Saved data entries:
──────────

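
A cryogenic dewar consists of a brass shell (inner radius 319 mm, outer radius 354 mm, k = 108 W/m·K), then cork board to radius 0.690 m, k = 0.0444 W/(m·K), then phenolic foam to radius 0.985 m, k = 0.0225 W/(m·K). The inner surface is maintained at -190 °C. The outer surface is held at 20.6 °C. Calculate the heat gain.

Treat each layer as a resistance in series:
  R_brass = (1/0.319 − 1/0.354)/(4πk) = 0.3099/(4π·108) = 2.284×10^-4 K/W
  R_cork board = (1/0.354 − 1/0.690)/(4πk) = 1.376/(4π·0.0444) = 2.465 K/W
  R_phenolic foam = (1/0.690 − 1/0.985)/(4πk) = 0.4340/(4π·0.0225) = 1.535 K/W
ΣR = 2.284×10^-4 + 2.465 + 1.535 = 4.000 K/W
Q = ΔT/ΣR = (-190 °C − 20.6 °C)/4.000 = -52.6 W
(Negative Q ⇒ heat flows inward; heat gain = 52.6 W.)

Q = 52.6 W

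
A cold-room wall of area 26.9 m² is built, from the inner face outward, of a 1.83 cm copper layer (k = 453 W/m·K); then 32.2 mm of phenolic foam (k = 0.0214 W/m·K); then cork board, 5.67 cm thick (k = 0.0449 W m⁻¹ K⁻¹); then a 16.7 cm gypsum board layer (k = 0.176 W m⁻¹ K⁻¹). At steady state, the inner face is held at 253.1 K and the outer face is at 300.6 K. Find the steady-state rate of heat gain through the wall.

Resistance network (inner→outer):
  R_copper = L/(kA) = 0.0183/(453·26.9) = 1.502×10^-6 K/W
  R_phenolic foam = L/(kA) = 0.0322/(0.0214·26.9) = 0.05594 K/W
  R_cork board = L/(kA) = 0.0567/(0.0449·26.9) = 0.04694 K/W
  R_gypsum board = L/(kA) = 0.167/(0.176·26.9) = 0.03527 K/W
ΣR = 1.502×10^-6 + 0.05594 + 0.04694 + 0.03527 = 0.1382 K/W
Q = ΔT/ΣR = (253.1 K − 300.6 K)/0.1382 = -344 W
(Negative Q ⇒ heat flows inward; heat gain = 344 W.)

Q = 344 W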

──────────

_Requirement_:
Nothing but the lines from the one holding "A cold-room wall" to the end of the entries should be returned, each exactly as it stands.

_Reply to the exercise_:
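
A cold-room wall of area 26.9 m² is built, from the inner face outward, of a 1.83 cm copper layer (k = 453 W/m·K); then 32.2 mm of phenolic foam (k = 0.0214 W/m·K); then cork board, 5.67 cm thick (k = 0.0449 W m⁻¹ K⁻¹); then a 16.7 cm gypsum board layer (k = 0.176 W m⁻¹ K⁻¹). At steady state, the inner face is held at 253.1 K and the outer face is at 300.6 K. Find the steady-state rate of heat gain through the wall.

Resistance network (inner→outer):
  R_copper = L/(kA) = 0.0183/(453·26.9) = 1.502×10^-6 K/W
  R_phenolic foam = L/(kA) = 0.0322/(0.0214·26.9) = 0.05594 K/W
  R_cork board = L/(kA) = 0.0567/(0.0449·26.9) = 0.04694 K/W
  R_gypsum board = L/(kA) = 0.167/(0.176·26.9) = 0.03527 K/W
ΣR = 1.502×10^-6 + 0.05594 + 0.04694 + 0.03527 = 0.1382 K/W
Q = ΔT/ΣR = (253.1 K − 300.6 K)/0.1382 = -344 W
(Negative Q ⇒ heat flows inward; heat gain = 344 W.)

Q = 344 W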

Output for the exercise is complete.